* _TASK DETAILS_
What lines below hold the string "direction"? Copy them all.

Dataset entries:
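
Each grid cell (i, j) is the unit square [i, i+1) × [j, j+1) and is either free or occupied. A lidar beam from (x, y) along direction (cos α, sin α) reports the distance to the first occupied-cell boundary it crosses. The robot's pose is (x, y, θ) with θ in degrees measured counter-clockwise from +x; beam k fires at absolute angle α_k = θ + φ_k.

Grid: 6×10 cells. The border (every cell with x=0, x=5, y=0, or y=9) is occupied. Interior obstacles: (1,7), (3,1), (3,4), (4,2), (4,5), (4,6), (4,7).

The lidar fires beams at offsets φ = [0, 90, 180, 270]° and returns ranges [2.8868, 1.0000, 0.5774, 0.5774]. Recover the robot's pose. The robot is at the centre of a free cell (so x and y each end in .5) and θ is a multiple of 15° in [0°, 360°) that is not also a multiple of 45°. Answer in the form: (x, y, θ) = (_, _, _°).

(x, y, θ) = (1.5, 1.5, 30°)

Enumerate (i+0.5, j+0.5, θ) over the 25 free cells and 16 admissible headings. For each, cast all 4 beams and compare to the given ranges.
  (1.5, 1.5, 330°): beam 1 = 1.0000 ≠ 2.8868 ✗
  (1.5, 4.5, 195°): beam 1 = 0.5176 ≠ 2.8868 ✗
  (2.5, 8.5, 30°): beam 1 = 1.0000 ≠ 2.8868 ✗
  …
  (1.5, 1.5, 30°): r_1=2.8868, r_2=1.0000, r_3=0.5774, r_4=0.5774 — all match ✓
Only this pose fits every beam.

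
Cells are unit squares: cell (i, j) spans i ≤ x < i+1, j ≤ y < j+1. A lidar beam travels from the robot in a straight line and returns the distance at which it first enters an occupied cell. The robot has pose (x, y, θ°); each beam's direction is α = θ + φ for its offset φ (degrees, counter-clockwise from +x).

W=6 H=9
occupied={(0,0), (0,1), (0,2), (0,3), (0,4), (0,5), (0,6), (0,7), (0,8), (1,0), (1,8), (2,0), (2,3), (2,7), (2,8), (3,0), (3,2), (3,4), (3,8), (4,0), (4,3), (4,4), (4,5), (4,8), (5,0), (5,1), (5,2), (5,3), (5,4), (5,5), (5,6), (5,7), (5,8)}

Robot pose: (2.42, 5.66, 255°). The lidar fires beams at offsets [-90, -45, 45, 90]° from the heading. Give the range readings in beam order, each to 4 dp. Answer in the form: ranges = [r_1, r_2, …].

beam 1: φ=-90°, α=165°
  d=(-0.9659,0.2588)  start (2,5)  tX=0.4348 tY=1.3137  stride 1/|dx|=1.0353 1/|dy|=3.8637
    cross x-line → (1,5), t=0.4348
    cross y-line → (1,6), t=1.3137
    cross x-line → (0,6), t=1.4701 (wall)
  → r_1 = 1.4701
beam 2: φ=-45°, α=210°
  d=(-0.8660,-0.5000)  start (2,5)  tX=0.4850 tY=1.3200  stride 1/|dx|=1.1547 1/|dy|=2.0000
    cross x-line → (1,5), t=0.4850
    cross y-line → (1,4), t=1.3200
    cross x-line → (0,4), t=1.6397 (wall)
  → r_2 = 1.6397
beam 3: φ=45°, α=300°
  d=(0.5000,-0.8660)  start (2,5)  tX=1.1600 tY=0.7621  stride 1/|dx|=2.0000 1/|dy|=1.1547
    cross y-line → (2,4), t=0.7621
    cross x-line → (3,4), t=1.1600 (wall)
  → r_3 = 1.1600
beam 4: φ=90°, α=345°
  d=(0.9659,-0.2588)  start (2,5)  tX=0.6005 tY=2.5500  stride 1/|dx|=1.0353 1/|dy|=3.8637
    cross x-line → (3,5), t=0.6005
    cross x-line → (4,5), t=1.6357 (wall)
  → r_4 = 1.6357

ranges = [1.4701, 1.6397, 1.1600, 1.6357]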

* _EXERCISE ANSWER_
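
Each grid cell (i, j) is the unit square [i, i+1) × [j, j+1) and is either free or occupied. A lidar beam from (x, y) along direction (cos α, sin α) reports the distance to the first occupied-cell boundary it crosses. The robot's pose is (x, y, θ) with θ in degrees measured counter-clockwise from +x; beam k fires at absolute angle α_k = θ + φ_k.
Cells are unit squares: cell (i, j) spans i ≤ x < i+1, j ≤ y < j+1. A lidar beam travels from the robot in a straight line and returns the distance at which it first enters an occupied cell. The robot has pose (x, y, θ°); each beam's direction is α = θ + φ for its offset φ (degrees, counter-clockwise from +x).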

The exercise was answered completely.